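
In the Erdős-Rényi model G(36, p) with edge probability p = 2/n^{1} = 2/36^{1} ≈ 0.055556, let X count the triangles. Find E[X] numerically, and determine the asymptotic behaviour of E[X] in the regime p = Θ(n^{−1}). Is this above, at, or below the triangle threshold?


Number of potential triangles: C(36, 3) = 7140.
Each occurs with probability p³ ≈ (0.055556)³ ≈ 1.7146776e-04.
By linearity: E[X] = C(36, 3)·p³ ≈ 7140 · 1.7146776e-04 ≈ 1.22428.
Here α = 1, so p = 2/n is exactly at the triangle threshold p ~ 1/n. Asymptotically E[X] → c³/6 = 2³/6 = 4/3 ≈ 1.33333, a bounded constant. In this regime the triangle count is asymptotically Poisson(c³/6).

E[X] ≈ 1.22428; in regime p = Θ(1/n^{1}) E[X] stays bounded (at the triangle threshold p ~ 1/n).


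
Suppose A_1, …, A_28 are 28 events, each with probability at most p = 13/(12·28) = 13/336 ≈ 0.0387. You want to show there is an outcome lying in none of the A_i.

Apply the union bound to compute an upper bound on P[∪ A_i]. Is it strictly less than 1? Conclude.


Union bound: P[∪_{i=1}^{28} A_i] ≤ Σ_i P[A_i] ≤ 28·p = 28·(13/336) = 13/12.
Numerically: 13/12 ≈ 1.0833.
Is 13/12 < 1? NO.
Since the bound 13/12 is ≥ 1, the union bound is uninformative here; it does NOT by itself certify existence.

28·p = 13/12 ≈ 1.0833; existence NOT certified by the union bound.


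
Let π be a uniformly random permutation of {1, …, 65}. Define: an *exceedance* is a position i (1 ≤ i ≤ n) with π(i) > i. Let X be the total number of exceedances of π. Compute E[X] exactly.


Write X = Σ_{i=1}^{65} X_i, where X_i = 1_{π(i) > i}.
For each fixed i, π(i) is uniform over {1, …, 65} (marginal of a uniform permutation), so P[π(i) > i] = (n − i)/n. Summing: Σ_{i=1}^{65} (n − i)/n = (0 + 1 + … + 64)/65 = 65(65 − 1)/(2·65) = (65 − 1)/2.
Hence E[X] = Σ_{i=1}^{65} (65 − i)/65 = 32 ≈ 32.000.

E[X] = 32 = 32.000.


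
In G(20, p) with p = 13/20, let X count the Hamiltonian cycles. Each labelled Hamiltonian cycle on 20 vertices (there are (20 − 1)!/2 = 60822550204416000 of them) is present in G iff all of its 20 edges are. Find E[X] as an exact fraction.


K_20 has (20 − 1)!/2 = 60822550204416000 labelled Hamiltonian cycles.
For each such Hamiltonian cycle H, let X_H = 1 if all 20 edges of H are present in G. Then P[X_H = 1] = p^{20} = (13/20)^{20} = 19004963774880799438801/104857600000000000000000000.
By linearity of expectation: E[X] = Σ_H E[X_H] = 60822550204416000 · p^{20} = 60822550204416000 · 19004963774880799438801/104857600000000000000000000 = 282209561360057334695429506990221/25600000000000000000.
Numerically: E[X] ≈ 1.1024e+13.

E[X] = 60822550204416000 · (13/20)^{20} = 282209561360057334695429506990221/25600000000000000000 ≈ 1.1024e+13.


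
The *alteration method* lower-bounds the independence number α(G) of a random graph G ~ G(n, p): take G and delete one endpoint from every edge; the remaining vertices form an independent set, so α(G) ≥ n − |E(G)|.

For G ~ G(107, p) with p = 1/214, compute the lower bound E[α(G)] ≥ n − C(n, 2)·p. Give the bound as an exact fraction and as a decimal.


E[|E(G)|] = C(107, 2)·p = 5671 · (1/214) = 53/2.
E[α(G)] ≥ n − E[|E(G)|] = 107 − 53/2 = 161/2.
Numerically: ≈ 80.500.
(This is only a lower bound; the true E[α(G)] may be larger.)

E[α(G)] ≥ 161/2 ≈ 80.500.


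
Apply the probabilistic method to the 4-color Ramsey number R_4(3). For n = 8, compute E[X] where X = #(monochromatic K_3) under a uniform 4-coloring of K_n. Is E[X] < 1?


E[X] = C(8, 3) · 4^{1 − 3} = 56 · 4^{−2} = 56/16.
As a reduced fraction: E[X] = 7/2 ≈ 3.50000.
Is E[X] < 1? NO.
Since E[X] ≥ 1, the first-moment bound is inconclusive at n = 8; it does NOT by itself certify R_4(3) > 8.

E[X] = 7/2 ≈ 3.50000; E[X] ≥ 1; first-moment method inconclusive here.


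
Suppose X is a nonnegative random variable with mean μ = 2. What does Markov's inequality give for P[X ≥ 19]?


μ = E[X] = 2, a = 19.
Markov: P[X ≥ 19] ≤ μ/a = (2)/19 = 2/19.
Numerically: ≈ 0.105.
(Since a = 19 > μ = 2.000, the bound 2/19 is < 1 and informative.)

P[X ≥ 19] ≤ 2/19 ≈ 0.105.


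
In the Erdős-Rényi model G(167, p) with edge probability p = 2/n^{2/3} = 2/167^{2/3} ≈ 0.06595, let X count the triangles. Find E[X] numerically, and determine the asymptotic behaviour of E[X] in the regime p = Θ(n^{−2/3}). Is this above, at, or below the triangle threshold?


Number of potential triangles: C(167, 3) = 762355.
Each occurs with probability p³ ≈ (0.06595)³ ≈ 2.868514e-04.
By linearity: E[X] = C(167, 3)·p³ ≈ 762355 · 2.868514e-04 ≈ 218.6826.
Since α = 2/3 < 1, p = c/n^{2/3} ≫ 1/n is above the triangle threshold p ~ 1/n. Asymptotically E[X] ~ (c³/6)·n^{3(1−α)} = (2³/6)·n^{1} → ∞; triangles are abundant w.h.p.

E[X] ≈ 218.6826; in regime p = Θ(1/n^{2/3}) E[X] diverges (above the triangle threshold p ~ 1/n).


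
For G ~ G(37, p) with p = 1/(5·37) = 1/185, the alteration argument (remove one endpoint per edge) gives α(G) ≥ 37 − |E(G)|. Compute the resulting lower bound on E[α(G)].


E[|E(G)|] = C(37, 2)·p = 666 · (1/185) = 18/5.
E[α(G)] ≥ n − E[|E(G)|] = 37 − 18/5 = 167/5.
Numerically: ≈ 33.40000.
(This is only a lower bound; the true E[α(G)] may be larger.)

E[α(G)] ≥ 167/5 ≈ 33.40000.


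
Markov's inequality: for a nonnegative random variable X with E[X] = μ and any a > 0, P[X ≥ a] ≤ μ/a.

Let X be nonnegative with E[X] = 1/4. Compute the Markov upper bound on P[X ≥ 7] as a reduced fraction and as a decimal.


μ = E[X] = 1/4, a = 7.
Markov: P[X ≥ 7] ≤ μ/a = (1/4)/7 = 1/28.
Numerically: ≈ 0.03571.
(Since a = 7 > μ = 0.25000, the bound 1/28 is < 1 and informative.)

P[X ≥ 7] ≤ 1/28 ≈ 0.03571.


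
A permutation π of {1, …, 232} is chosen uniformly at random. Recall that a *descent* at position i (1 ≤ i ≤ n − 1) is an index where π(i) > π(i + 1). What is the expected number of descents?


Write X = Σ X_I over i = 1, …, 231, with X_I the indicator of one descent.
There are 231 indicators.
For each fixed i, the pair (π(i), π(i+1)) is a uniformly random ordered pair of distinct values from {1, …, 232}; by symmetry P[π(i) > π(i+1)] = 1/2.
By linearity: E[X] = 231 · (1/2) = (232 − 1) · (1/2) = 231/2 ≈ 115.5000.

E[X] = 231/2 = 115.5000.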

==

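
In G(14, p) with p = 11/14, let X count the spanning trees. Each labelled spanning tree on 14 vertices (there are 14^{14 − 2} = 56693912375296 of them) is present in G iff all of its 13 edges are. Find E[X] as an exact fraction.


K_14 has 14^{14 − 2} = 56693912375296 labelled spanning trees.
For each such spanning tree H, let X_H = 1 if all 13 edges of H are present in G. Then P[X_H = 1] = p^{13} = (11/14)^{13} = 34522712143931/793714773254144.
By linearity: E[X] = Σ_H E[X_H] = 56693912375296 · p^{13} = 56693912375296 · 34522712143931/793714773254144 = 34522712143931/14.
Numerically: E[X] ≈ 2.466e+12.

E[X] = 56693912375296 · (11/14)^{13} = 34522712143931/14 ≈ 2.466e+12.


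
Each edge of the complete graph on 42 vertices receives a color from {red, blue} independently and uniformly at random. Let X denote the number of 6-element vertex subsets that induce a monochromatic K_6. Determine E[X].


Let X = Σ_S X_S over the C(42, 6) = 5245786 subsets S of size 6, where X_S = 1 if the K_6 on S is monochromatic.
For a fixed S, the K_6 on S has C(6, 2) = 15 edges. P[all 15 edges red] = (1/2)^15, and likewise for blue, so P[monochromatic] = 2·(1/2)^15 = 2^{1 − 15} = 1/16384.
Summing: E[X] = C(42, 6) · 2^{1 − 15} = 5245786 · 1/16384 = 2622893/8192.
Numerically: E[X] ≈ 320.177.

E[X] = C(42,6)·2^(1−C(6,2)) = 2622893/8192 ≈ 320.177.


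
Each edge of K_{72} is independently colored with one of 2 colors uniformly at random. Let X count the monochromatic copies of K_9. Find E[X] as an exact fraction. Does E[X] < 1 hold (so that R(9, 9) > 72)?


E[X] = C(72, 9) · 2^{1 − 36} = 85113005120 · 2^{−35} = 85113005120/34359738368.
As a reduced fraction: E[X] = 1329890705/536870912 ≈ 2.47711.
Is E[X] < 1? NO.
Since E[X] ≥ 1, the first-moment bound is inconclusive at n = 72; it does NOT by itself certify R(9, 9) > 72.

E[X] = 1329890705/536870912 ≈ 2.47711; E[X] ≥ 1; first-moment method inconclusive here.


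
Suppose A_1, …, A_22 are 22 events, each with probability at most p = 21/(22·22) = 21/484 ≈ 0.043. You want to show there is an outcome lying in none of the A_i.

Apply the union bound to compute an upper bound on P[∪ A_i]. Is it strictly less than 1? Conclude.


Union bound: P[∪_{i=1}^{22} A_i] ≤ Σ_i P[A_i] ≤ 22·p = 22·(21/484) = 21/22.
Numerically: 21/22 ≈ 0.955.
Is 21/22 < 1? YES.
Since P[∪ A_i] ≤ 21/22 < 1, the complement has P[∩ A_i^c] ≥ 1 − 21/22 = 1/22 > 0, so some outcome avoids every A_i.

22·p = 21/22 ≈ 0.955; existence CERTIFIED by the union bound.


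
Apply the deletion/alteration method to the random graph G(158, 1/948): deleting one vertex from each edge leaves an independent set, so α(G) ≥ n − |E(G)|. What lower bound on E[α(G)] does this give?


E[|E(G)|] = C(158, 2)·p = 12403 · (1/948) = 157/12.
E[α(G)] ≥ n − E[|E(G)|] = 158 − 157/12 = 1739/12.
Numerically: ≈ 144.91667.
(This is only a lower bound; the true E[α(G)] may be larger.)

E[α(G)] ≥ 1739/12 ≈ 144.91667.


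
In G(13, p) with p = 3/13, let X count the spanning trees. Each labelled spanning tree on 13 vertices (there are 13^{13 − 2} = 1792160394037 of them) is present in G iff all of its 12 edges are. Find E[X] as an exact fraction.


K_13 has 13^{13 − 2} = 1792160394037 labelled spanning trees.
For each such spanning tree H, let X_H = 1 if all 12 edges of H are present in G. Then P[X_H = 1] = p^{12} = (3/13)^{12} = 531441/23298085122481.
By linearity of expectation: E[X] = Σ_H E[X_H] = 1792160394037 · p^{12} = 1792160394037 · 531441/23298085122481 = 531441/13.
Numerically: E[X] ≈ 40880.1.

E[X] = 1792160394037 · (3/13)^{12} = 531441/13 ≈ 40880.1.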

### Exercise brief
Above are records; repeat only the lines starting at the line with "In the Erdős-Rényi model G(36, p)" and ending at the line with "Suppose A_1, …, A_28", exactly as they appear, both included.

### The answer
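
In the Erdős-Rényi model G(36, p) with edge probability p = 2/n^{1} = 2/36^{1} ≈ 0.055556, let X count the triangles. Find E[X] numerically, and determine the asymptotic behaviour of E[X] in the regime p = Θ(n^{−1}). Is this above, at, or below the triangle threshold?


Number of potential triangles: C(36, 3) = 7140.
Each occurs with probability p³ ≈ (0.055556)³ ≈ 1.7146776e-04.
By linearity: E[X] = C(36, 3)·p³ ≈ 7140 · 1.7146776e-04 ≈ 1.22428.
Here α = 1, so p = 2/n is exactly at the triangle threshold p ~ 1/n. Asymptotically E[X] → c³/6 = 2³/6 = 4/3 ≈ 1.33333, a bounded constant. In this regime the triangle count is asymptotically Poisson(c³/6).

E[X] ≈ 1.22428; in regime p = Θ(1/n^{1}) E[X] stays bounded (at the triangle threshold p ~ 1/n).


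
Suppose A_1, …, A_28 are 28 events, each with probability at most p = 13/(12·28) = 13/336 ≈ 0.0387. You want to show there is an outcome lying in none of the A_i.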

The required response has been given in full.